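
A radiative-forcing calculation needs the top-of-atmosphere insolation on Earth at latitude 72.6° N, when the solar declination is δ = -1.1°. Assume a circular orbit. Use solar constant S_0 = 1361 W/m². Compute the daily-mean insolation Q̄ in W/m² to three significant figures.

cos h₀ = −tan(+72.6°) tan(-1.100°) = 0.0613, h₀ = 1.5095 rad.
Bracket: h₀ sin ϕ sin δ + cos ϕ cos δ sin h₀ = 1.5095×0.95424×-0.01920 + 0.29904×0.99982×0.99812 = -0.027656 + 0.298424 = 0.270768.
Q̄ = (S_0/π) × [bracket] = (1361/π) × 0.270768 = 117.3 W/m².

Q̄ ≈ 117 W/m²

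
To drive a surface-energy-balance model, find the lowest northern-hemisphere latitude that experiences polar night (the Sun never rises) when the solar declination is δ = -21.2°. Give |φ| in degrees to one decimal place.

|φ| = 68.8°

Polar night requires cos H₀ = −tan φ tan δ ≥ 1, i.e. tan φ tan δ ≤ −1.
The boundary is |tan φ| · |tan δ| = 1, so |φ| = 90° − |δ| = 90° − 21.2° = 68.8° in the northern hemisphere.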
=====
__Activity__. Would you copy out exactly the lines from the one holding "To drive a surface-energy-balance" through the end of the entries above, both ends included?

__Answer box__.
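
To drive a surface-energy-balance model, find the lowest northern-hemisphere latitude that experiences polar night (the Sun never rises) when the solar declination is δ = -21.2°. Give |φ| in degrees to one decimal place.

|φ| = 68.8°

Polar night requires cos H₀ = −tan φ tan δ ≥ 1, i.e. tan φ tan δ ≤ −1.
The boundary is |tan φ| · |tan δ| = 1, so |φ| = 90° − |δ| = 90° − 21.2° = 68.8° in the northern hemisphere.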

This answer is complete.